### Data listing
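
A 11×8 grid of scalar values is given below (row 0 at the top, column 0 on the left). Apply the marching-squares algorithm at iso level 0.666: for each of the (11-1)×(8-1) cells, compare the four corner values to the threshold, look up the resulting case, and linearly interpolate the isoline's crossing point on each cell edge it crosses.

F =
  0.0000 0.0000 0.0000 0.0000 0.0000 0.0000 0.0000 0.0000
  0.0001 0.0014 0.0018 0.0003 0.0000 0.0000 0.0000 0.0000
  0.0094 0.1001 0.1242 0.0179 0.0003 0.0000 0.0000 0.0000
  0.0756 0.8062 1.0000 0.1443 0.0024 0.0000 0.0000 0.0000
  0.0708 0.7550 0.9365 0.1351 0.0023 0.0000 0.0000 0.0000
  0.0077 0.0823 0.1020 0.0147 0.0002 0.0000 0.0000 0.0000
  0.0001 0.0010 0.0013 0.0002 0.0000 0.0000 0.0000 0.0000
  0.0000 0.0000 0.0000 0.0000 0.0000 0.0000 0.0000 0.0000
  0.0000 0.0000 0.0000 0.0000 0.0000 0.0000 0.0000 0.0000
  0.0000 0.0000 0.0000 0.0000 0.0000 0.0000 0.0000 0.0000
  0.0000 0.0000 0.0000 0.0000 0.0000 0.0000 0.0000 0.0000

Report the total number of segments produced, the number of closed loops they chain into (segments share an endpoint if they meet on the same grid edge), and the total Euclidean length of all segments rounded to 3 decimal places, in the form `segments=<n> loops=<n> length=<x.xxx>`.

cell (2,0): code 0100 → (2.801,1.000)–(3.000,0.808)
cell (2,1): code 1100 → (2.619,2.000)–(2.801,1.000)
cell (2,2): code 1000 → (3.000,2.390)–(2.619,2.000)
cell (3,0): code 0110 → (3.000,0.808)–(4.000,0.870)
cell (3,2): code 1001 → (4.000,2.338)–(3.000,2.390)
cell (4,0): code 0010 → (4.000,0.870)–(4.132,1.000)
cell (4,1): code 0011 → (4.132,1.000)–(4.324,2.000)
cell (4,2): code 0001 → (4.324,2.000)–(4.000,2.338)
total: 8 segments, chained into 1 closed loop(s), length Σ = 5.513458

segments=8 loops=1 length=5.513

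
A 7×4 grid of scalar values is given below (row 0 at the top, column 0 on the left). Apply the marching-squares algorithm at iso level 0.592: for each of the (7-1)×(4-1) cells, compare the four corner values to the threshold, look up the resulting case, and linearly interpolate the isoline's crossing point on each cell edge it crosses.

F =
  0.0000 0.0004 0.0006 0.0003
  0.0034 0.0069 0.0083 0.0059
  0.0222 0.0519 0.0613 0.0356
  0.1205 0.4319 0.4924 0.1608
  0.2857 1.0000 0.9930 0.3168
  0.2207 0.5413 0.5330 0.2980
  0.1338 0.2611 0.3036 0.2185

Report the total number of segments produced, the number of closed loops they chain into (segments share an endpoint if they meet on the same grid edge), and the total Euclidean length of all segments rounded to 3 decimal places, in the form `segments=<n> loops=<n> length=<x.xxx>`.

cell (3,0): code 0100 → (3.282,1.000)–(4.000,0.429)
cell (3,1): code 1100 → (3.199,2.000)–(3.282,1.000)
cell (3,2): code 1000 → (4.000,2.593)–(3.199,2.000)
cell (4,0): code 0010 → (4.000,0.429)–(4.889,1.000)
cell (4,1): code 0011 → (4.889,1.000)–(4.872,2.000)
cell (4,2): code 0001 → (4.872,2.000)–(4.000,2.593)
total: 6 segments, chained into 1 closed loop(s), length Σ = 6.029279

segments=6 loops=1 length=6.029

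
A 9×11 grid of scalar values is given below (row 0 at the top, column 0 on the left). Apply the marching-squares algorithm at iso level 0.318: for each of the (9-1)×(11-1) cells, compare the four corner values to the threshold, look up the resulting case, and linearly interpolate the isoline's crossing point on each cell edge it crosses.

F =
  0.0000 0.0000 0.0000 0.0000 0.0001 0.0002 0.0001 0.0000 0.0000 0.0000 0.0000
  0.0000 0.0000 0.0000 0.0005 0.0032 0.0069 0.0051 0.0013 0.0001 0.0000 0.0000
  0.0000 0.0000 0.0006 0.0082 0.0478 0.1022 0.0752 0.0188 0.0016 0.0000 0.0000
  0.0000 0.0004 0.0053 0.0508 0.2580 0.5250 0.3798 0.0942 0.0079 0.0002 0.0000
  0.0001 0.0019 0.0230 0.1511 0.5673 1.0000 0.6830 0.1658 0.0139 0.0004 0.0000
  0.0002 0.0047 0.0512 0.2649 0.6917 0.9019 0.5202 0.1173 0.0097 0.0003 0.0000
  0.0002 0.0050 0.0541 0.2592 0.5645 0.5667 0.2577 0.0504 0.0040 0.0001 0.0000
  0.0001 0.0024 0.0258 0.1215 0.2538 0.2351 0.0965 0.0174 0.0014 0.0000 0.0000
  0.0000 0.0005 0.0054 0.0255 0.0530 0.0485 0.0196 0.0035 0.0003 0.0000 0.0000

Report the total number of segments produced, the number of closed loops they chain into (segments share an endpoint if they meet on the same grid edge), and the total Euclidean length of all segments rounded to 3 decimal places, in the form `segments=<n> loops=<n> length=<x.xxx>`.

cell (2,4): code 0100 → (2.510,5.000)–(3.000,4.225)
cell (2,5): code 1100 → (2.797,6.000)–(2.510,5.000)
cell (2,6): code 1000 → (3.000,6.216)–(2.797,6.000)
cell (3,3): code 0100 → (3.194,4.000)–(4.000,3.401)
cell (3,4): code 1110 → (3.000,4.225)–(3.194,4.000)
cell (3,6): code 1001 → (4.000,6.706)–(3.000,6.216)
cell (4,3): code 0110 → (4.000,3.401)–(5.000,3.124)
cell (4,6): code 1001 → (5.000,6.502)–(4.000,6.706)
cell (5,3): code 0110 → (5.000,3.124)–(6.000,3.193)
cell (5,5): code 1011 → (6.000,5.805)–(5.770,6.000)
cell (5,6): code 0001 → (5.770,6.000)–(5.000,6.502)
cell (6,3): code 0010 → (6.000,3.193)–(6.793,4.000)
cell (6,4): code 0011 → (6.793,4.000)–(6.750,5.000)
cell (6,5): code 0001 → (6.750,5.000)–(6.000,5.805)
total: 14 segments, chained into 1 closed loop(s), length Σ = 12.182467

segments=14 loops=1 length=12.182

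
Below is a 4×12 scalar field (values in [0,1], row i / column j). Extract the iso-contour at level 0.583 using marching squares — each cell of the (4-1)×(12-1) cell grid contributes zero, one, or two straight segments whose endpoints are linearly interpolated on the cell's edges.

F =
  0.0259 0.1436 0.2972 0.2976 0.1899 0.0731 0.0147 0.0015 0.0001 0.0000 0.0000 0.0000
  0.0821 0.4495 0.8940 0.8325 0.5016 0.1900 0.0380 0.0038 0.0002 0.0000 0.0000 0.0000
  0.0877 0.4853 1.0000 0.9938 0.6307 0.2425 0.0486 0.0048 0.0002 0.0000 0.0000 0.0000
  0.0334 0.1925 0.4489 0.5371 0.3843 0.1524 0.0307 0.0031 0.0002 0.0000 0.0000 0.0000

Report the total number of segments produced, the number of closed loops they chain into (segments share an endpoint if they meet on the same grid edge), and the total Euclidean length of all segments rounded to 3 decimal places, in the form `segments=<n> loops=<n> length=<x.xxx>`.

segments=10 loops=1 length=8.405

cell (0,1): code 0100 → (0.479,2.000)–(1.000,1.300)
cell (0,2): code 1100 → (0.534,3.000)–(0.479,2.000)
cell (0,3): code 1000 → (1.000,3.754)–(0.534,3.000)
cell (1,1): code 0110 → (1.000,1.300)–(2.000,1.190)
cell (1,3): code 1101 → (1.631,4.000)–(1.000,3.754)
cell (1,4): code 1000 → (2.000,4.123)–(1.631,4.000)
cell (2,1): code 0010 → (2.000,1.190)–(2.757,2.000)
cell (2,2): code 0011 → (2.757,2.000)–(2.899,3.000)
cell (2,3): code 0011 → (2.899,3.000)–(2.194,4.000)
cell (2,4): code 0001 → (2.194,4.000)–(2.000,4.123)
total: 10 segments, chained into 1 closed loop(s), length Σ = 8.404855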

* * *

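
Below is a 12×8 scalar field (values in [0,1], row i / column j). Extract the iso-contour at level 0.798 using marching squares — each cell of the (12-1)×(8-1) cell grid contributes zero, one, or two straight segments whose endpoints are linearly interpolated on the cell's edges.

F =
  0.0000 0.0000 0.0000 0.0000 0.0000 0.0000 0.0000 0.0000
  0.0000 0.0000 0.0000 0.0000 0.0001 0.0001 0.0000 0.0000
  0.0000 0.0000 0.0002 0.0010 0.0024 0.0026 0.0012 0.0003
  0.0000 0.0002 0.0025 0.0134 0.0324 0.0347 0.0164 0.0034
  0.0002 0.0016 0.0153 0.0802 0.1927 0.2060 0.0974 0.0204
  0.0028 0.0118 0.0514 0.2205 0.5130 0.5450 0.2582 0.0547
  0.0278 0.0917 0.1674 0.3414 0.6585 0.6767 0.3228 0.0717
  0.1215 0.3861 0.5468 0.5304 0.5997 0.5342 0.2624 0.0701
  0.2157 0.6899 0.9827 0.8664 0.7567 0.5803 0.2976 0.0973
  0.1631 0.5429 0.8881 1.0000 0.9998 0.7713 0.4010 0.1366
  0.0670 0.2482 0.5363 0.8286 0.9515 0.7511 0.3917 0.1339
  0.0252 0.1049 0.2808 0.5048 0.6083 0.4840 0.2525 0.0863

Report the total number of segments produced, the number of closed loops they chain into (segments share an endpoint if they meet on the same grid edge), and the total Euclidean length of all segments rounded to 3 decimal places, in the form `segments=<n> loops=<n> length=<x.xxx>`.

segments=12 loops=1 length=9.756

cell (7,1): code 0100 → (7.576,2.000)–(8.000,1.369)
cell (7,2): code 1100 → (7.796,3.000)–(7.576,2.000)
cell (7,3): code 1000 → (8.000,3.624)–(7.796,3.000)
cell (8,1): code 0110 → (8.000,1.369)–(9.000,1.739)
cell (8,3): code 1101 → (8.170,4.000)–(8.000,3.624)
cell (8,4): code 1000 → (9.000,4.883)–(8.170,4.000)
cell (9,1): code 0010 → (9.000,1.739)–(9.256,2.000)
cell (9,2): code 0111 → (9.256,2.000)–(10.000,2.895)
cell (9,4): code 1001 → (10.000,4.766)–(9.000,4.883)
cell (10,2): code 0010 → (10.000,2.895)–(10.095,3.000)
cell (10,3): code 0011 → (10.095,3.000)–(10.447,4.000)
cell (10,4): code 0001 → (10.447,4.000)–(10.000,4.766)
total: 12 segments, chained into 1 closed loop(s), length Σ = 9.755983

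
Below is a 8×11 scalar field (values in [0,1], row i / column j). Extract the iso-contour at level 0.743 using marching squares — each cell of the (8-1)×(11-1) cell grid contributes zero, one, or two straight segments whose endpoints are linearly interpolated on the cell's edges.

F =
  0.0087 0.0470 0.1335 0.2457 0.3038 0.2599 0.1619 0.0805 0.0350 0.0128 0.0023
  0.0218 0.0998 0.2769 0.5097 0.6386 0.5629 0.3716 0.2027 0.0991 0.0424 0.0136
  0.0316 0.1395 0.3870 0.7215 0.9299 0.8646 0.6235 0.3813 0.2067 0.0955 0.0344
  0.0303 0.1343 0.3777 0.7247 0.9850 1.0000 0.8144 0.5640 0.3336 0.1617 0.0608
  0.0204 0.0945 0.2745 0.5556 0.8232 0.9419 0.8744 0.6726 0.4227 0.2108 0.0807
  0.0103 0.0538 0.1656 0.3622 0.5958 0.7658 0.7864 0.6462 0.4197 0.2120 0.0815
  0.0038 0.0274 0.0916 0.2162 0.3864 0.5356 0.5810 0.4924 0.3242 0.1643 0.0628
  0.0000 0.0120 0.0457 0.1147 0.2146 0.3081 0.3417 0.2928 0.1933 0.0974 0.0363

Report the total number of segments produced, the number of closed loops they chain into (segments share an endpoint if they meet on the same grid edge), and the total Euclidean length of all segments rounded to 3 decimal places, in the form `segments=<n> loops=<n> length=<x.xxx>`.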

### Task goal
What is asked for is an exact copy of the lines above from the one containing "0.0278 0.0917 0.1674" through the one containing "0.0252 0.1049 0.2808", and only those.

### Reply to the exercise
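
  0.0278 0.0917 0.1674 0.3414 0.6585 0.6767 0.3228 0.0717
  0.1215 0.3861 0.5468 0.5304 0.5997 0.5342 0.2624 0.0701
  0.2157 0.6899 0.9827 0.8664 0.7567 0.5803 0.2976 0.0973
  0.1631 0.5429 0.8881 1.0000 0.9998 0.7713 0.4010 0.1366
  0.0670 0.2482 0.5363 0.8286 0.9515 0.7511 0.3917 0.1339
  0.0252 0.1049 0.2808 0.5048 0.6083 0.4840 0.2525 0.0863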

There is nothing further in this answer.